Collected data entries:
------------------------------------------------------------
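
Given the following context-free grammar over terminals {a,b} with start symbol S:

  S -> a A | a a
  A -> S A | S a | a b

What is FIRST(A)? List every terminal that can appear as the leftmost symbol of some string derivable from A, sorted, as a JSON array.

Compute FIRST by fixpoint:
pass 1:
  A via A→a b: +{a}
  S via S→a A: +{a}
  FIRST(S)={a}  FIRST(A)={a}
pass 2: — fixpoint
  FIRST(S)={a}  FIRST(A)={a}

FIRST(A) = ["a"]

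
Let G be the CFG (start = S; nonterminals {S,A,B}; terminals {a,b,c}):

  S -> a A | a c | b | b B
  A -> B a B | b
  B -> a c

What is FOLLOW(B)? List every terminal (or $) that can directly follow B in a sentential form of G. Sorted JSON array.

FIRST iteration:
round 1:
  A via A→b: +{b}
  B via B→a c: +{a}
  S via S→a A: +{a}
  S via S→b: +{b}
  FIRST[S]={a,b}  FIRST[A]={b}  FIRST[B]={a}
round 2:
  A via A→B a B: +{a}
  FIRST[S]={a,b}  FIRST[A]={a,b}  FIRST[B]={a}
round 3: (stable)
  FIRST[S]={a,b}  FIRST[A]={a,b}  FIRST[B]={a}

FOLLOW iteration:
FOLLOW(S) := {$}
[1]
  A→B a B: FOLLOW(B) ⊇ FIRST(a) = {a}; new: +{a}
  S→a A: FOLLOW(A) ⊇ FOLLOW(S) ⊇ {$}; new: +{$}
  S→b B: FOLLOW(B) ⊇ FOLLOW(S) ⊇ {$}; new: +{$}
  FOLLOW(S)={$}  FOLLOW(A)={$}  FOLLOW(B)={$,a}
[2] (no change)
  FOLLOW(S)={$}  FOLLOW(A)={$}  FOLLOW(B)={$,a}

FOLLOW(B) = ["$", "a"]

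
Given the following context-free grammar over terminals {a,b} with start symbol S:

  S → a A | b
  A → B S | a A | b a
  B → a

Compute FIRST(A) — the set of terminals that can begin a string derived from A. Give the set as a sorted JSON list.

FIRST sets, iterate to fixpoint:
[1]
  A via A→a A: +{a}
  A via A→b a: +{b}
  B via B→a: +{a}
  S via S→a A: +{a}
  S via S→b: +{b}
  FIRST[S]={a,b}  FIRST[A]={a,b}  FIRST[B]={a}
[2] (stable)
  FIRST[S]={a,b}  FIRST[A]={a,b}  FIRST[B]={a}

FIRST(A) = ["a", "b"]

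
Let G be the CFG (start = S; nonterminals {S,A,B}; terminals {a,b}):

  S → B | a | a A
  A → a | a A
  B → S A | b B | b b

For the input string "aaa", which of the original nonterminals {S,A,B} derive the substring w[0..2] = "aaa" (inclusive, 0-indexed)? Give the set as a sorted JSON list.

Convert to CNF:
  S -> S A | T0 A | T1 B | T1 T1 | a
  A -> T0 A | a
  B -> S A | T1 B | T1 T1
  T0 -> a
  T1 -> b

CYK fill — only the sub-triangle for w[0..2]:
  cell(0,0) a: {A,S,T0}  orig:{A,S}
  cell(1,1) a: {A,S,T0}  orig:{A,S}
  cell(2,2) a: {A,S,T0}  orig:{A,S}
  cell(0,1) aa: {A,B,S}
  cell(1,2) aa: {A,B,S}
  cell(0,2) aaa: {A,B,S}

Original NTs in T[0,2] deriving "aaa": ["A", "B", "S"]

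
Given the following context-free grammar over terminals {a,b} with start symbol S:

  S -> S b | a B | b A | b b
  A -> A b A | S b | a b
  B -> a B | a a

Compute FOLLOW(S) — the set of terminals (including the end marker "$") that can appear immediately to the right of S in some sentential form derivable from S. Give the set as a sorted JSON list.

FIRST iteration:
pass 1:
  A via A→a b: +{a}
  B via B→a B: +{a}
  S via S→a B: +{a}
  S via S→b A: +{b}
  FIRST(S)={a,b}  FIRST(A)={a}  FIRST(B)={a}
pass 2:
  A via A→S b: +{b}
  FIRST(S)={a,b}  FIRST(A)={a,b}  FIRST(B)={a}
pass 3: (stable)
  FIRST(S)={a,b}  FIRST(A)={a,b}  FIRST(B)={a}

FOLLOW sets:
initialize: $ ∈ FOLLOW(S)
pass 1:
  A→A b A: FOLLOW(A) ⊇ FIRST(b) = {b}; new: +{b}
  A→S b: FOLLOW(S) ⊇ FIRST(b) = {b}; new: +{b}
  S→a B: FOLLOW(B) ⊇ FOLLOW(S) ⊇ {$,b}; new: +{$,b}
  S→b A: FOLLOW(A) ⊇ FOLLOW(S) ⊇ {$,b}; new: +{$}
  FOLLOW(S)={$,b}  FOLLOW(A)={$,b}  FOLLOW(B)={$,b}
pass 2: — fixpoint
  FOLLOW(S)={$,b}  FOLLOW(A)={$,b}  FOLLOW(B)={$,b}

FOLLOW(S) = ["$", "b"]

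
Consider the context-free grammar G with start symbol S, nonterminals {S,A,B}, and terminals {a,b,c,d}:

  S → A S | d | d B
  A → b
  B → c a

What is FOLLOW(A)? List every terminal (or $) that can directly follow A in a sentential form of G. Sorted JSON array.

Compute FIRST by fixpoint:
[1]
  A via A→b: +{b}
  B via B→c a: +{c}
  S via S→A S: +{b}
  S via S→d: +{d}
  FIRST(S)={b,d}  FIRST(A)={b}  FIRST(B)={c}
[2] done
  FIRST(S)={b,d}  FIRST(A)={b}  FIRST(B)={c}

FOLLOW sets:
seed FOLLOW(S) with $
round 1:
  S→A S: FOLLOW(A) ⊇ FIRST(S) = {b,d}; new: +{b,d}
  S→d B: FOLLOW(B) ⊇ FOLLOW(S) ⊇ {$}; new: +{$}
  FOLLOW(S)={$}  FOLLOW(A)={b,d}  FOLLOW(B)={$}
round 2: done
  FOLLOW(S)={$}  FOLLOW(A)={b,d}  FOLLOW(B)={$}

FOLLOW(A) = ["b", "d"]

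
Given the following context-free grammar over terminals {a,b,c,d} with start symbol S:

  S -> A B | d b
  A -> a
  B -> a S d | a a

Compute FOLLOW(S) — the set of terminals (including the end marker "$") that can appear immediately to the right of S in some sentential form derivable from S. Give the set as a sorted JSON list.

Compute FIRST by fixpoint:
round 1:
  A via A→a: +{a}
  B via B→a S d: +{a}
  S via S→A B: +{a}
  S via S→d b: +{d}
  FIRST[S]={a,d}  FIRST[A]={a}  FIRST[B]={a}
round 2: (no change)
  FIRST[S]={a,d}  FIRST[A]={a}  FIRST[B]={a}

FOLLOW iteration:
initialize: $ ∈ FOLLOW(S)
round 1:
  B→a S d: FOLLOW(S) ⊇ FIRST(d) = {d}; new: +{d}
  S→A B: FOLLOW(A) ⊇ FIRST(B) = {a}; new: +{a}
  S→A B: FOLLOW(B) ⊇ FOLLOW(S) ⊇ {$,d}; new: +{$,d}
  FOLLOW(S)={$,d}  FOLLOW(A)={a}  FOLLOW(B)={$,d}
round 2: — fixpoint
  FOLLOW(S)={$,d}  FOLLOW(A)={a}  FOLLOW(B)={$,d}

FOLLOW(S) = ["$", "d"]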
------------------------------------------------------------
** What to produce **
Make a copy of each line in the records above that has the word "start".

** Finished task **
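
Given the following context-free grammar over terminals {a,b} with start symbol S:
Let G be the CFG (start = S; nonterminals {S,A,B}; terminals {a,b,c}):
Given the following context-free grammar over terminals {a,b} with start symbol S:
Let G be the CFG (start = S; nonterminals {S,A,B}; terminals {a,b}):
Given the following context-free grammar over terminals {a,b} with start symbol S:
Consider the context-free grammar G with start symbol S, nonterminals {S,A,B}, and terminals {a,b,c,d}:
Given the following context-free grammar over terminals {a,b,c,d} with start symbol S: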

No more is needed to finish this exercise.